--- What you have to do ---
Identify each line in the records below that contains the word "gilts", and copy it.

--- Dataset extract ---
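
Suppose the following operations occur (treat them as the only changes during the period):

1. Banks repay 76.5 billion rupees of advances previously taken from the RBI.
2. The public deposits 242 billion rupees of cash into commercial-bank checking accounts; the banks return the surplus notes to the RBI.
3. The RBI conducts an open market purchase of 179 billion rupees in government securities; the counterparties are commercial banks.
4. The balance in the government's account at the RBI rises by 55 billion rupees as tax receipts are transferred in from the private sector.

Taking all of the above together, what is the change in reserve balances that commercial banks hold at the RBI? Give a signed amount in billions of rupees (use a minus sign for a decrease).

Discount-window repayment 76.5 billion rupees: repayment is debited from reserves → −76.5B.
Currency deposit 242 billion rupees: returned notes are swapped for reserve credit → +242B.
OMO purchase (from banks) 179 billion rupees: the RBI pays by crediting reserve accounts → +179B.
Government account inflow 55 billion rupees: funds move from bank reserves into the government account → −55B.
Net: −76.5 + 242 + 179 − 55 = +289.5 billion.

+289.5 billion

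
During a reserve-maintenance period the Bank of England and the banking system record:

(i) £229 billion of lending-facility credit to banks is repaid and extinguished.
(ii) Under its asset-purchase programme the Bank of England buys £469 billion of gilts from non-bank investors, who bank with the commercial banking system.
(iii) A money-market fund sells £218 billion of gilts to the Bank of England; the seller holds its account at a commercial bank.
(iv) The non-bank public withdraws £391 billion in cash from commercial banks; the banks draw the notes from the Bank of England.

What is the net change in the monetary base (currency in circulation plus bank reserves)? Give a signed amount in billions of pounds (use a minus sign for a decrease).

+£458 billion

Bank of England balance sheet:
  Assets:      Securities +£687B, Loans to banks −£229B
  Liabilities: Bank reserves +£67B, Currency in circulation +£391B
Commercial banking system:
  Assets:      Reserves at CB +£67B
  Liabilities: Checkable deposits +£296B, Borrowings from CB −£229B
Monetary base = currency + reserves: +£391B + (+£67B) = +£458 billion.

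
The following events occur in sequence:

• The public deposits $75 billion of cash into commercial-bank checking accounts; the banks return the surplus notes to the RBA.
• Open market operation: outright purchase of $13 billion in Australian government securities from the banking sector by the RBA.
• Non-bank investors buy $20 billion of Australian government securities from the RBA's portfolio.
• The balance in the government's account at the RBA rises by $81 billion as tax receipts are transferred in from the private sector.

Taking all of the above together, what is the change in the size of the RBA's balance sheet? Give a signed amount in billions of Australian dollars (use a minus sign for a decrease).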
==
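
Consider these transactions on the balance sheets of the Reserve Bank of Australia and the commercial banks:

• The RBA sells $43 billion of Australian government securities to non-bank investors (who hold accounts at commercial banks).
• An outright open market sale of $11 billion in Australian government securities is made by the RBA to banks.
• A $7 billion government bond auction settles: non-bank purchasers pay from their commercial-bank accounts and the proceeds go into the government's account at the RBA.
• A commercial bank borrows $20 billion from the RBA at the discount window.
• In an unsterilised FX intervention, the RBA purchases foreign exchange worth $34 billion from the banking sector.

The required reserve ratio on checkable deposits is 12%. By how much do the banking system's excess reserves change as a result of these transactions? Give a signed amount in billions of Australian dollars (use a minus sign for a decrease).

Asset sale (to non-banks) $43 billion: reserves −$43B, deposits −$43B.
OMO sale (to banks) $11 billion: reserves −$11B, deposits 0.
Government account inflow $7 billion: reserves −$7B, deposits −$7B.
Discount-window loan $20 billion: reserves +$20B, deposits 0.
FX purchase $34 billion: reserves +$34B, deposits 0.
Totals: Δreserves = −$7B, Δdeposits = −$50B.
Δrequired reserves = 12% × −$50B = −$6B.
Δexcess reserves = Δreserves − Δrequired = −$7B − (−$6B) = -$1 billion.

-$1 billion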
---
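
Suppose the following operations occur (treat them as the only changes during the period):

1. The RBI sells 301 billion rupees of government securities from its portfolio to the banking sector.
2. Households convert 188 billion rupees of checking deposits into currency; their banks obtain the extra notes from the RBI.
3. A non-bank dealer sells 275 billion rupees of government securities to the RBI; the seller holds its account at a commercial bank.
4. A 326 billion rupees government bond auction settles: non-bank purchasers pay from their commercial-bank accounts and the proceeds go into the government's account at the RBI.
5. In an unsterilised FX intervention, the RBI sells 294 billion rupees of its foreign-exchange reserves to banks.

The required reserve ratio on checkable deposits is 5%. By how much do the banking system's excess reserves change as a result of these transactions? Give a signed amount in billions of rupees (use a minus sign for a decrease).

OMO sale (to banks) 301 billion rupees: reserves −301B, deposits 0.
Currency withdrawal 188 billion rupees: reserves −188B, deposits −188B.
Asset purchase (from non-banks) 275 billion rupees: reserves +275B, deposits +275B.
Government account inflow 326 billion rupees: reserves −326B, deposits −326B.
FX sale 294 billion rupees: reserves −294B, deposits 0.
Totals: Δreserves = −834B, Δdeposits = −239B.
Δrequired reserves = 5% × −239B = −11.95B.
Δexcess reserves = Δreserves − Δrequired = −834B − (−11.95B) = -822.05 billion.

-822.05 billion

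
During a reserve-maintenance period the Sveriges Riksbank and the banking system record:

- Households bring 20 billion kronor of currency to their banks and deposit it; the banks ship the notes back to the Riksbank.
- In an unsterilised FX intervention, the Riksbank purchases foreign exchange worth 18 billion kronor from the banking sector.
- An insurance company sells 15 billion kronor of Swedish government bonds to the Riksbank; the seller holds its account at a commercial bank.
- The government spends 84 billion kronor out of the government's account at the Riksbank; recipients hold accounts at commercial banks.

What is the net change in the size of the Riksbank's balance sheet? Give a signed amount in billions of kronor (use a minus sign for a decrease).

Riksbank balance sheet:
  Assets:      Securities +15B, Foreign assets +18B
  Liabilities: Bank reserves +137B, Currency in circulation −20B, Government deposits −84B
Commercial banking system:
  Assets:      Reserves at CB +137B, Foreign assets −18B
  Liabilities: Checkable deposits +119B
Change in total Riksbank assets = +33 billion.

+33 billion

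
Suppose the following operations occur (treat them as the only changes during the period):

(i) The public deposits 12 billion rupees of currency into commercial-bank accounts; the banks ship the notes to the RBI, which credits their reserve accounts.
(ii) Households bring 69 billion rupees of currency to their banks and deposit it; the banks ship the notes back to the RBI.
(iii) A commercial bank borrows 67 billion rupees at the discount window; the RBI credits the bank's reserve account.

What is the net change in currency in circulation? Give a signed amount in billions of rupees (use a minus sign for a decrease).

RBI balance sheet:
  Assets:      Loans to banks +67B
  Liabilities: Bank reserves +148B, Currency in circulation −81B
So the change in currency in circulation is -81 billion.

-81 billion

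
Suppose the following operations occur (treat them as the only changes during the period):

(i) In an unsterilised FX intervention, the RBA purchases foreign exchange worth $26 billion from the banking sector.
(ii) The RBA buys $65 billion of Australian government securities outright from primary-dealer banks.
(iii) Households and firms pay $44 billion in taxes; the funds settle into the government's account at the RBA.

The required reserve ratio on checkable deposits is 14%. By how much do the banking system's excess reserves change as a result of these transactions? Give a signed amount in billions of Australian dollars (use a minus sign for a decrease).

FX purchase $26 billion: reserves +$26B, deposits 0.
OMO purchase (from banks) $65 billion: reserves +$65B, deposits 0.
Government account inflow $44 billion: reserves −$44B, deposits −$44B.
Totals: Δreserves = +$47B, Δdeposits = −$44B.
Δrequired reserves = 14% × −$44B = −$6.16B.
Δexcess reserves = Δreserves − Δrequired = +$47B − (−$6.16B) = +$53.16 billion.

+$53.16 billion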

--- Solution ---
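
(ii) Under its asset-purchase programme the Bank of England buys £469 billion of gilts from non-bank investors, who bank with the commercial banking system.
(iii) A money-market fund sells £218 billion of gilts to the Bank of England; the seller holds its account at a commercial bank.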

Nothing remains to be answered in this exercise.